[Stored data entries]
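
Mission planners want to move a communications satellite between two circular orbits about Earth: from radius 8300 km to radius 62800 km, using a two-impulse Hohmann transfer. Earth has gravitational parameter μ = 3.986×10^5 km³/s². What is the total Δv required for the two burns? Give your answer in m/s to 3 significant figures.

Semi-major axis of the transfer orbit: a_t = (8300 + 62800)/2 = 35550 km.
Circular speed at r₁: v₁ = √(μ/r₁) = √(3.986×10^5/8300) = 6.930 km/s.
On the transfer ellipse at r₁, v² = μ(2/r − 1/a) gives v_p = √[μ(2/r₁ − 1/a_t)] = 9.211 km/s.
First burn Δv₁ = |v_p − v₁| = 2.281 km/s.
Circular speed at r₂: v₂ = √(μ/r₂) = 2.519 km/s.
Transfer-orbit speed at r₂: v_a = √[μ(2/r₂ − 1/a_t)] = 1.217 km/s.
Second burn Δv₂ = |v₂ − v_a| = 1.302 km/s.
Total Δv = Δv₁ + Δv₂ = 3.583 km/s.

Δv = 3580 m/s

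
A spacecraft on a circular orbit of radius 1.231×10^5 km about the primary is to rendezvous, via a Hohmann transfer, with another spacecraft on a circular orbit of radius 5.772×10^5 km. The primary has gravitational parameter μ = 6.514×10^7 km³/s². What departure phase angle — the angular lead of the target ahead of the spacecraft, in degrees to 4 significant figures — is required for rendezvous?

Semi-major axis of the transfer orbit: a_t = (1.231×10^5 + 5.772×10^5)/2 = 3.5015×10^5 km.
The half-period of the transfer ellipse is t = π√(a_t³/μ) = 80651 s.
Target angular speed ω₂ = √(μ/r₂³) = 1.8405×10^-5 rad/s.
Angle swept by the target during transfer: ω₂·t = 1.4844 rad = 85.05°.
The spacecraft traverses 180° on the transfer ellipse, so the target must lead by 180° − 85.05° = 94.95°.

φ = 94.95°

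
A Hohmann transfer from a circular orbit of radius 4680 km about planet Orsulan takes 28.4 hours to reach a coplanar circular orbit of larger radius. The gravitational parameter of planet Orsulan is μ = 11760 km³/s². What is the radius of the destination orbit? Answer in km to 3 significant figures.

Transfer time t = 28.4 hours = 1.0224×10^5 s, and t = π√(a_t³/μ).
So a_t = (μ t²/π²)^(1/3) = (11760 × (1.0224×10^5)² / π²)^(1/3) = 23180 km.
Since a_t = (r₁ + r₂)/2, r₂ = 2a_t − r₁ = 2×23180 − 4680 = 41680 km.

r₂ = 41700 km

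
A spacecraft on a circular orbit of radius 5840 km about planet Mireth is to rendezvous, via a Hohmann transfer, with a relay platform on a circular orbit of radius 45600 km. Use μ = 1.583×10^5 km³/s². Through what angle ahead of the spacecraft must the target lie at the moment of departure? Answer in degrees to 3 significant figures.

φ = 104°

Transfer-ellipse semi-major axis a_t = (r₁ + r₂)/2 = (5840 + 45600)/2 = 25720 km.
The half-period of the transfer ellipse is t = π√(a_t³/μ) = 32570 s.
Target angular speed ω₂ = √(μ/r₂³) = 4.086×10^-5 rad/s.
Angle swept by the target during transfer: ω₂·t = 1.3308 rad = 76.25°.
Arrival is 180° from departure on the ellipse, so φ = 180° − 76.25° = 104°.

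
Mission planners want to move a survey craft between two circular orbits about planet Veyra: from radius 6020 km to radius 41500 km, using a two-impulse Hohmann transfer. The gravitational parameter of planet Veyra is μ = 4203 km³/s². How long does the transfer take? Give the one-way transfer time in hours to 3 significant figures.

Transfer-ellipse semi-major axis a_t = (r₁ + r₂)/2 = (6020 + 41500)/2 = 23760 km.
By Kepler's third law the transfer-orbit period is T = 2π√(a_t³/μ), so t = T/2 = 1.775×10^5 s.
Converting: 1.775×10^5 s ÷ 3600 s/hour = 49.3 hours.

t = 49.3 hours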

**What you have to do**.
All the lines above must appear again in the answer, word for word.

**Written solution**.
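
Mission planners want to move a communications satellite between two circular orbits about Earth: from radius 8300 km to radius 62800 km, using a two-impulse Hohmann transfer. Earth has gravitational parameter μ = 3.986×10^5 km³/s². What is the total Δv required for the two burns? Give your answer in m/s to 3 significant figures.

Semi-major axis of the transfer orbit: a_t = (8300 + 62800)/2 = 35550 km.
Circular speed at r₁: v₁ = √(μ/r₁) = √(3.986×10^5/8300) = 6.930 km/s.
On the transfer ellipse at r₁, v² = μ(2/r − 1/a) gives v_p = √[μ(2/r₁ − 1/a_t)] = 9.211 km/s.
First burn Δv₁ = |v_p − v₁| = 2.281 km/s.
Circular speed at r₂: v₂ = √(μ/r₂) = 2.519 km/s.
Transfer-orbit speed at r₂: v_a = √[μ(2/r₂ − 1/a_t)] = 1.217 km/s.
Second burn Δv₂ = |v₂ − v_a| = 1.302 km/s.
Total Δv = Δv₁ + Δv₂ = 3.583 km/s.

Δv = 3580 m/s

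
A spacecraft on a circular orbit of radius 1.231×10^5 km about the primary is to rendezvous, via a Hohmann transfer, with another spacecraft on a circular orbit of radius 5.772×10^5 km. The primary has gravitational parameter μ = 6.514×10^7 km³/s². What departure phase angle — the angular lead of the target ahead of the spacecraft, in degrees to 4 significant figures — is required for rendezvous?

Semi-major axis of the transfer orbit: a_t = (1.231×10^5 + 5.772×10^5)/2 = 3.5015×10^5 km.
The half-period of the transfer ellipse is t = π√(a_t³/μ) = 80651 s.
Target angular speed ω₂ = √(μ/r₂³) = 1.8405×10^-5 rad/s.
Angle swept by the target during transfer: ω₂·t = 1.4844 rad = 85.05°.
The spacecraft traverses 180° on the transfer ellipse, so the target must lead by 180° − 85.05° = 94.95°.

φ = 94.95°

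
A Hohmann transfer from a circular orbit of radius 4680 km about planet Orsulan takes 28.4 hours to reach a coplanar circular orbit of larger radius. The gravitational parameter of planet Orsulan is μ = 11760 km³/s². What is the radius of the destination orbit? Answer in km to 3 significant figures.

Transfer time t = 28.4 hours = 1.0224×10^5 s, and t = π√(a_t³/μ).
So a_t = (μ t²/π²)^(1/3) = (11760 × (1.0224×10^5)² / π²)^(1/3) = 23180 km.
Since a_t = (r₁ + r₂)/2, r₂ = 2a_t − r₁ = 2×23180 − 4680 = 41680 km.

r₂ = 41700 km

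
A spacecraft on a circular orbit of radius 5840 km about planet Mireth is to rendezvous, via a Hohmann transfer, with a relay platform on a circular orbit of radius 45600 km. Use μ = 1.583×10^5 km³/s². Through what angle ahead of the spacecraft must the target lie at the moment of departure? Answer in degrees to 3 significant figures.

φ = 104°

Transfer-ellipse semi-major axis a_t = (r₁ + r₂)/2 = (5840 + 45600)/2 = 25720 km.
The half-period of the transfer ellipse is t = π√(a_t³/μ) = 32570 s.
Target angular speed ω₂ = √(μ/r₂³) = 4.086×10^-5 rad/s.
Angle swept by the target during transfer: ω₂·t = 1.3308 rad = 76.25°.
Arrival is 180° from departure on the ellipse, so φ = 180° − 76.25° = 104°.

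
Mission planners want to move a survey craft between two circular orbits about planet Veyra: from radius 6020 km to radius 41500 km, using a two-impulse Hohmann transfer. The gravitational parameter of planet Veyra is μ = 4203 km³/s². How long does the transfer take? Give the one-way transfer time in hours to 3 significant figures.

Transfer-ellipse semi-major axis a_t = (r₁ + r₂)/2 = (6020 + 41500)/2 = 23760 km.
By Kepler's third law the transfer-orbit period is T = 2π√(a_t³/μ), so t = T/2 = 1.775×10^5 s.
Converting: 1.775×10^5 s ÷ 3600 s/hour = 49.3 hours.

t = 49.3 hours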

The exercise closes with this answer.